» WHAT YOU SHOULD DO:
Which lines of the records contain the word "sequenced"? Show each of them.

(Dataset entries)
=== Section Start ===

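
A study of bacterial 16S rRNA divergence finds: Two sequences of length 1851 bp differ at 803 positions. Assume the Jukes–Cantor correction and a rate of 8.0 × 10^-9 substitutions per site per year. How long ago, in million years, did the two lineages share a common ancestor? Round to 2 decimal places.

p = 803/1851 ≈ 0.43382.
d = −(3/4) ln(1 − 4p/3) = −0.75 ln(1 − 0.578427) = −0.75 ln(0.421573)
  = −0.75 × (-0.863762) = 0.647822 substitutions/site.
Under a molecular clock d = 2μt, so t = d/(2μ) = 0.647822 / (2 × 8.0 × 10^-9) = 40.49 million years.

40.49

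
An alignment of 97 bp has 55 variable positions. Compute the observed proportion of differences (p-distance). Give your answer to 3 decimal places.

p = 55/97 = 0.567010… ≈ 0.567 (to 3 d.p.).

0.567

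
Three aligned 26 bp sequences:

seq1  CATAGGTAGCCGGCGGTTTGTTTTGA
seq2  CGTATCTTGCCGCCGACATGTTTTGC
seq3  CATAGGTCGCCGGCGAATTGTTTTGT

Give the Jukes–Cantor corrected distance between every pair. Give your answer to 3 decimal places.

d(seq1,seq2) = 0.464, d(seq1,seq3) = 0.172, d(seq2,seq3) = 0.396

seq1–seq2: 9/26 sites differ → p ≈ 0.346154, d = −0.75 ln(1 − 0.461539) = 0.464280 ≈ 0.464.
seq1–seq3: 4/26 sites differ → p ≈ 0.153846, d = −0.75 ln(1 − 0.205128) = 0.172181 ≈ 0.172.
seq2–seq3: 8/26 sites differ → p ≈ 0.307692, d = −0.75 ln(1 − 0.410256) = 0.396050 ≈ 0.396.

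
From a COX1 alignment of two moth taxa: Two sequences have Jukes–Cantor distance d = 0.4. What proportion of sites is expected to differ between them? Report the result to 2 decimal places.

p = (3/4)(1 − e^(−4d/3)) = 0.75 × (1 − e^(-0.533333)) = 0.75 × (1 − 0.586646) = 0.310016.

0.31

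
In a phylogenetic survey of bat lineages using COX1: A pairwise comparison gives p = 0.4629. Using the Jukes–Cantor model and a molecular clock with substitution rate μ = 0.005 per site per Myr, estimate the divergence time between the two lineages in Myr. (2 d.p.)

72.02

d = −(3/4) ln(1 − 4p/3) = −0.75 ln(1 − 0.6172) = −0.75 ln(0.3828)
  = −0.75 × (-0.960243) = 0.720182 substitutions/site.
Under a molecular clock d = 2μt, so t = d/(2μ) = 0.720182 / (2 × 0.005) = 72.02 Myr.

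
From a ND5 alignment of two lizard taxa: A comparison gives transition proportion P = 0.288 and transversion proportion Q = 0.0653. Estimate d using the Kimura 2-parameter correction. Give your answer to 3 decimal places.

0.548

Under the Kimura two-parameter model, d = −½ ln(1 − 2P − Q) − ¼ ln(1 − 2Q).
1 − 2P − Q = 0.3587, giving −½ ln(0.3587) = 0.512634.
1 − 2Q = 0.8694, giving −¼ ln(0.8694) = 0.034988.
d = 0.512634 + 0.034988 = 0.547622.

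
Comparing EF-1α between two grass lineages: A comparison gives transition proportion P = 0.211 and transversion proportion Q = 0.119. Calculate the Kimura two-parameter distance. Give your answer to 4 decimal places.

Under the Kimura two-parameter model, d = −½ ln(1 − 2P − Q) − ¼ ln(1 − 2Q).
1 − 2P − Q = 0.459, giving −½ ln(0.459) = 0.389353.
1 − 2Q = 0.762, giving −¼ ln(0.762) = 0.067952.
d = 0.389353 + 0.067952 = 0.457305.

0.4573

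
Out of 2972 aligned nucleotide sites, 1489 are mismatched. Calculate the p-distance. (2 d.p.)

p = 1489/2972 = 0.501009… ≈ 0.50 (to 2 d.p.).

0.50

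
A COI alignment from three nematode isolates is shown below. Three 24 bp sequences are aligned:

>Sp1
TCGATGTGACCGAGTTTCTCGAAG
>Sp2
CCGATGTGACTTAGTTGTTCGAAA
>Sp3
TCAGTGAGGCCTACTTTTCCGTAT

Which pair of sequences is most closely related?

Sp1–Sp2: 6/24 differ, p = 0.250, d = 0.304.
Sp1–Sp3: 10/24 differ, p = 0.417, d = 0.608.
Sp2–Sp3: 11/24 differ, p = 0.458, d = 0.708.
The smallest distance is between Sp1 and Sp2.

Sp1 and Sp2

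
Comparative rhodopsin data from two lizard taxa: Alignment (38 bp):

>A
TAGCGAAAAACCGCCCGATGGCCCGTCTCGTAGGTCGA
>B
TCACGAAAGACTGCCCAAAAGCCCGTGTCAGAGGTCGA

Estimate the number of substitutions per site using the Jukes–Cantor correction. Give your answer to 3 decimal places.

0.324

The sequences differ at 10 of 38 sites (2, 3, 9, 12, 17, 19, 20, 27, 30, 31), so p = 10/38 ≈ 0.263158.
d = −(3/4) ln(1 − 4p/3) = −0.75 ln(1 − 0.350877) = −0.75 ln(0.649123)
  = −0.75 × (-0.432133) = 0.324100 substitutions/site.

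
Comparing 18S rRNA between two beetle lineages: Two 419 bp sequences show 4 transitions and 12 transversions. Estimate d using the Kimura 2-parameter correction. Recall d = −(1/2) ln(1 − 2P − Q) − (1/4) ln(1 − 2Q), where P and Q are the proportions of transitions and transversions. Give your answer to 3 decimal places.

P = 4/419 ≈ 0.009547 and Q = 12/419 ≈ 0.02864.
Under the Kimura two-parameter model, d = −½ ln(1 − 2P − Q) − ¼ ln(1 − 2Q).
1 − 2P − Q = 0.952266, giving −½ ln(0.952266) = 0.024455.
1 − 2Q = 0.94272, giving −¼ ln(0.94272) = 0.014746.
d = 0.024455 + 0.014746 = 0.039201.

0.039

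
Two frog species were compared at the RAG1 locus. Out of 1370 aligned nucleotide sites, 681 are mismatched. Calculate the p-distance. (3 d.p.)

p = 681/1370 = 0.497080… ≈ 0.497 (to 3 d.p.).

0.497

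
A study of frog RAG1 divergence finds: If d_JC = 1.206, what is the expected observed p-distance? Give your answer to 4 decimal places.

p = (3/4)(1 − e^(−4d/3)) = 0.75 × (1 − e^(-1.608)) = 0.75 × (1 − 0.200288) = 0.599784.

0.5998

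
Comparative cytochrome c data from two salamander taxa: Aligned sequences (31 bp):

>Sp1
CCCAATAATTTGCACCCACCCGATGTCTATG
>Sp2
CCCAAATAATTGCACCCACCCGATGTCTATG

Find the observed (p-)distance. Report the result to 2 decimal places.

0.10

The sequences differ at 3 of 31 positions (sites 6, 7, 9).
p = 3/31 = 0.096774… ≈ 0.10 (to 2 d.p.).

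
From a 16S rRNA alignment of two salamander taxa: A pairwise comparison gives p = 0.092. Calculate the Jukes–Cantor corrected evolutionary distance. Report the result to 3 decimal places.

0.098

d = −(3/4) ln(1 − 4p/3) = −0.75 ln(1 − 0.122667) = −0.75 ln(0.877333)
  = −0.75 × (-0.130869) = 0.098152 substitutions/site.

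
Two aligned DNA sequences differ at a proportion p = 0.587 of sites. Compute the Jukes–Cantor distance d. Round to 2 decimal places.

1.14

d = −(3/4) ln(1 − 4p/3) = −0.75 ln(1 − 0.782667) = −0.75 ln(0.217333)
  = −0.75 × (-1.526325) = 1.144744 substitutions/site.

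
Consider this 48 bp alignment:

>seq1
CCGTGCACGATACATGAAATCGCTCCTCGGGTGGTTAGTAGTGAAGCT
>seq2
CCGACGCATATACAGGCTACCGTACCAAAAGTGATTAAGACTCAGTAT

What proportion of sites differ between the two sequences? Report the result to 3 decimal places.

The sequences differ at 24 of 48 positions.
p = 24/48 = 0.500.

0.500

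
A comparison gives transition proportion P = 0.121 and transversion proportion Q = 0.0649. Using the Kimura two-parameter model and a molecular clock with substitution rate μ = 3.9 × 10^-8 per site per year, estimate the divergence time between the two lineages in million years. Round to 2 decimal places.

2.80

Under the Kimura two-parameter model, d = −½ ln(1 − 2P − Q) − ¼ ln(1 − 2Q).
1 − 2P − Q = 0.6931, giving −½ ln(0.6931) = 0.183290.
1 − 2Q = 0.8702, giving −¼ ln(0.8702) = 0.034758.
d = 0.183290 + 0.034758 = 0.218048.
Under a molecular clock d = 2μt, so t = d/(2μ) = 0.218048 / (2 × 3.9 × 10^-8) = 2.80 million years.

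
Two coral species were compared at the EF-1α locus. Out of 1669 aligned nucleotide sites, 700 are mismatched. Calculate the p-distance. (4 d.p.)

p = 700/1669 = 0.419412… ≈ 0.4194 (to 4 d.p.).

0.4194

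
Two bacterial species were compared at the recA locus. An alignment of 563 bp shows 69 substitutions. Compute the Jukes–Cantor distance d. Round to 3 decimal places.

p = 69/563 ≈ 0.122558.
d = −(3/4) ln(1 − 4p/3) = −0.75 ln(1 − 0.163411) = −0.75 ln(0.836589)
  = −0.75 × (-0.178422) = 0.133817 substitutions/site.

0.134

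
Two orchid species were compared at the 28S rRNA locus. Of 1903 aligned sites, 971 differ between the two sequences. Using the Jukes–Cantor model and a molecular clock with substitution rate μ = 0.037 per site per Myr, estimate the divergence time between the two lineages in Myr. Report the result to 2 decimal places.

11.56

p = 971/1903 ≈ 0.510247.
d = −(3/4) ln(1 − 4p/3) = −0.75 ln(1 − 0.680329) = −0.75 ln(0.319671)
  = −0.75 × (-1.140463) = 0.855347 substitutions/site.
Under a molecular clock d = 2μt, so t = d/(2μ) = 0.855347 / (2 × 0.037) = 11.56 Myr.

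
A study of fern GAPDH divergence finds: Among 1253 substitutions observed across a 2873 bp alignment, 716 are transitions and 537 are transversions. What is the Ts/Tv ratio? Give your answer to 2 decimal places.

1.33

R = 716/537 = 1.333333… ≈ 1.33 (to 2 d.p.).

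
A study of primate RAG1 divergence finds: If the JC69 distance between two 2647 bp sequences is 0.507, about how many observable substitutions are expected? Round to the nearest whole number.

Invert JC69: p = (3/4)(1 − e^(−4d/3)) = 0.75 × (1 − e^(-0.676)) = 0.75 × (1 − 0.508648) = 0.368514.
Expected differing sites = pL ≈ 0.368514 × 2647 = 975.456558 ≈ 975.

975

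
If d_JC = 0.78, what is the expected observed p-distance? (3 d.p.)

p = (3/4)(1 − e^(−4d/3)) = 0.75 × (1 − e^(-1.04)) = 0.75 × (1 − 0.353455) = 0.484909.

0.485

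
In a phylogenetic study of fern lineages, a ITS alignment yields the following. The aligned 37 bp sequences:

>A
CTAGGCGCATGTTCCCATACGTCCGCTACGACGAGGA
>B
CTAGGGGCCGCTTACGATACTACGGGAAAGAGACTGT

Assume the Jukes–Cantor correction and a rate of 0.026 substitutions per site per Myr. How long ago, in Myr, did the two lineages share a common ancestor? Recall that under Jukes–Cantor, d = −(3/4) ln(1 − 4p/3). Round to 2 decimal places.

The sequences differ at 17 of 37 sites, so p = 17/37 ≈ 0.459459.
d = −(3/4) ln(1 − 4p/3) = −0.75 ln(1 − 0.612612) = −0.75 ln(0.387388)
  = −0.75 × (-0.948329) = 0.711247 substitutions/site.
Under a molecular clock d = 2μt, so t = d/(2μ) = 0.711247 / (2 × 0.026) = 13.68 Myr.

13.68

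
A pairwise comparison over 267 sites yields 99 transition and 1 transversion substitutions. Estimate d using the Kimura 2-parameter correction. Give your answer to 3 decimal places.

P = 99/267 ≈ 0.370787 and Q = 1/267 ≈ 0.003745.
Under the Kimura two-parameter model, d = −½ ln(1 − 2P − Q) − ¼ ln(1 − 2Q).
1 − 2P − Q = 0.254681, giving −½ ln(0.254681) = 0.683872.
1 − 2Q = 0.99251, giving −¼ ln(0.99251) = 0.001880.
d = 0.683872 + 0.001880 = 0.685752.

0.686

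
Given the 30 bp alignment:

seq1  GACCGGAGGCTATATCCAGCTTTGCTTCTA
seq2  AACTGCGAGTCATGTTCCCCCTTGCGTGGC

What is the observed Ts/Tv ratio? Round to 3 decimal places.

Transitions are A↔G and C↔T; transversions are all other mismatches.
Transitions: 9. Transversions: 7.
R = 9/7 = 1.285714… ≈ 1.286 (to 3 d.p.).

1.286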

=== Section End ===
=== Section Start ===

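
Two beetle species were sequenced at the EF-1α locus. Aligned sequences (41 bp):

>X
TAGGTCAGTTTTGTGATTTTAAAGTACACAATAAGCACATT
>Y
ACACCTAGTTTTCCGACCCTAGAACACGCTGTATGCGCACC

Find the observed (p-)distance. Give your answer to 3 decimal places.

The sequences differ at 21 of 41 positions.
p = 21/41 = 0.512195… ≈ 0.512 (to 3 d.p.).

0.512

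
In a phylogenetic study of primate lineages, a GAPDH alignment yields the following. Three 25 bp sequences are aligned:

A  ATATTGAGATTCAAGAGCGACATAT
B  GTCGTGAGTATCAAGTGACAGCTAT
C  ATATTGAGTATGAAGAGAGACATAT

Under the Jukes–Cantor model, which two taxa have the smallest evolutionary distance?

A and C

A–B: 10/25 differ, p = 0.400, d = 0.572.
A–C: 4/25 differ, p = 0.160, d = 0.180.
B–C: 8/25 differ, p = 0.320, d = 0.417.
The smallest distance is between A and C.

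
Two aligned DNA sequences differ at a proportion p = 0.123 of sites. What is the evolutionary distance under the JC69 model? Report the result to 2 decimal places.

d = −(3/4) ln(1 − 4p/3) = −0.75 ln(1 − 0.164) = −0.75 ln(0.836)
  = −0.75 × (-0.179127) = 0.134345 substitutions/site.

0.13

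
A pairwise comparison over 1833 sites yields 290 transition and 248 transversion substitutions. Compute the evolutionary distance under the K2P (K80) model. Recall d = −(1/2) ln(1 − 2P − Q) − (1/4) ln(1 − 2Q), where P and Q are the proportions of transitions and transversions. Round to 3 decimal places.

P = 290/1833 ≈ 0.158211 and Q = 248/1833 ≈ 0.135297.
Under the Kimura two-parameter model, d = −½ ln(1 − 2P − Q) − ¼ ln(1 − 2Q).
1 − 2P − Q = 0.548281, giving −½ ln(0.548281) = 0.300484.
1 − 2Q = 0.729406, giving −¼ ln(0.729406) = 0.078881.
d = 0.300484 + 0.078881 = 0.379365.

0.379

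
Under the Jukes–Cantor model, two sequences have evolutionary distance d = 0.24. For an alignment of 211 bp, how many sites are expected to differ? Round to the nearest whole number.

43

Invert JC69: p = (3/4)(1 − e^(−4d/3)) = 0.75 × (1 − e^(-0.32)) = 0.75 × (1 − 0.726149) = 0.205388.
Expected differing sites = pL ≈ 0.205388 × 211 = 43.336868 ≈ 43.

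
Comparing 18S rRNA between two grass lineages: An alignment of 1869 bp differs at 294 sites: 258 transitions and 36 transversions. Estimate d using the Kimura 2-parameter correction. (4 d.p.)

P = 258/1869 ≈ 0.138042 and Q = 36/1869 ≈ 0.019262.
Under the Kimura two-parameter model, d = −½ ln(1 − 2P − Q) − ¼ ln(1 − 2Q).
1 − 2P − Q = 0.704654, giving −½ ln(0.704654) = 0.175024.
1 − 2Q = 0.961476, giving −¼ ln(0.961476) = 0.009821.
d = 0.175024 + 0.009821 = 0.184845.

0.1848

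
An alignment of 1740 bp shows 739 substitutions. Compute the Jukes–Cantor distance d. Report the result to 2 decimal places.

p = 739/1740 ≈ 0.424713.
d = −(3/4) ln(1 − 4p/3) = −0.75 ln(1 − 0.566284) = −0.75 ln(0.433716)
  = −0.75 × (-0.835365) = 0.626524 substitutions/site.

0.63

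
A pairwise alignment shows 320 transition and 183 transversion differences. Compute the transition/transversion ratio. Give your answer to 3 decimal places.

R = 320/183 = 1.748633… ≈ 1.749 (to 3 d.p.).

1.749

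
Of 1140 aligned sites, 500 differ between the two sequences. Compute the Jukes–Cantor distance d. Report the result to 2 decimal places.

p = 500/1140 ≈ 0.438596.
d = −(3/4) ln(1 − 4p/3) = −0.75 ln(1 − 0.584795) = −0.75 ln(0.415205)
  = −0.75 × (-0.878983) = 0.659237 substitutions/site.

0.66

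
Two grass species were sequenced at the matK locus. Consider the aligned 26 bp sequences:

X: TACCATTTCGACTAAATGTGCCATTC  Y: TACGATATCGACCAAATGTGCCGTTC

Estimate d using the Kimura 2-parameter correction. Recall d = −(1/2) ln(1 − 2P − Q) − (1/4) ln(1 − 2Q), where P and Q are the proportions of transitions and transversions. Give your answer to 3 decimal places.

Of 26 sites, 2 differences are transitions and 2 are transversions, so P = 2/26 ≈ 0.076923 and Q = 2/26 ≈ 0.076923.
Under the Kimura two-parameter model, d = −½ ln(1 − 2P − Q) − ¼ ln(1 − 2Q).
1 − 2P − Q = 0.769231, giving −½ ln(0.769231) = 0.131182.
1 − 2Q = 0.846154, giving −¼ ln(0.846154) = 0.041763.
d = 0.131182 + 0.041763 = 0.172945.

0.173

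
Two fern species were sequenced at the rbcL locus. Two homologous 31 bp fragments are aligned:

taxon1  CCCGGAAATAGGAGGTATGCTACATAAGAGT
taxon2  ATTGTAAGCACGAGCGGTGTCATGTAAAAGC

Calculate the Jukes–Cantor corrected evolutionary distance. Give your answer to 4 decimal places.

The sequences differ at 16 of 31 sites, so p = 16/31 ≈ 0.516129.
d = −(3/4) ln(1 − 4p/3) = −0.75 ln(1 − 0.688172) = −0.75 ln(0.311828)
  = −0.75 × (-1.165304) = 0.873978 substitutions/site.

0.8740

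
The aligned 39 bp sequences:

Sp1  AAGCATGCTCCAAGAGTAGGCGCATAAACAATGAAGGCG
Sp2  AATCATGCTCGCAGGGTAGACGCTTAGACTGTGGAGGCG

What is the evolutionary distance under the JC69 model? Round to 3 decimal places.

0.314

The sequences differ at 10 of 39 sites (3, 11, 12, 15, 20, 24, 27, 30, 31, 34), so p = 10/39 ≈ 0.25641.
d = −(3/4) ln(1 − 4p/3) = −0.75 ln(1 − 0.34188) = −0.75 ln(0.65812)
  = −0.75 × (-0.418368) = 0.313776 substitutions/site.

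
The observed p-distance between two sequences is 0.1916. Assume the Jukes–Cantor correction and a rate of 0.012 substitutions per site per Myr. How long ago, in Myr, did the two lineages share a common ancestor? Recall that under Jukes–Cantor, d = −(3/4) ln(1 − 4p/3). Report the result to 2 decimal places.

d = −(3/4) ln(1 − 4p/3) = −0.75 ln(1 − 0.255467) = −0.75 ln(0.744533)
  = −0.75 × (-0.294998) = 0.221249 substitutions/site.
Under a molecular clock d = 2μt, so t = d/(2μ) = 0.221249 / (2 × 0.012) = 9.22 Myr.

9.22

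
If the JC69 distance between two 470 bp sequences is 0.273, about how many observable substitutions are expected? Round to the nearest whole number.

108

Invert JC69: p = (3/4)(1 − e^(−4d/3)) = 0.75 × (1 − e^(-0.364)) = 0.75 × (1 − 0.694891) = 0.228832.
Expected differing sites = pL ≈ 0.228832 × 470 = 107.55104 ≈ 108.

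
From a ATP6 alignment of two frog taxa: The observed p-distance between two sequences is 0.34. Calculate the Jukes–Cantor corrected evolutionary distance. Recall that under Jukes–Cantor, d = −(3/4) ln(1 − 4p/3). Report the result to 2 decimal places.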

=== Section End ===

» ANSWER FOR THE TASK:
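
Two beetle species were sequenced at the EF-1α locus. Aligned sequences (41 bp):
Two grass species were sequenced at the matK locus. Consider the aligned 26 bp sequences:
Two fern species were sequenced at the rbcL locus. Two homologous 31 bp fragments are aligned: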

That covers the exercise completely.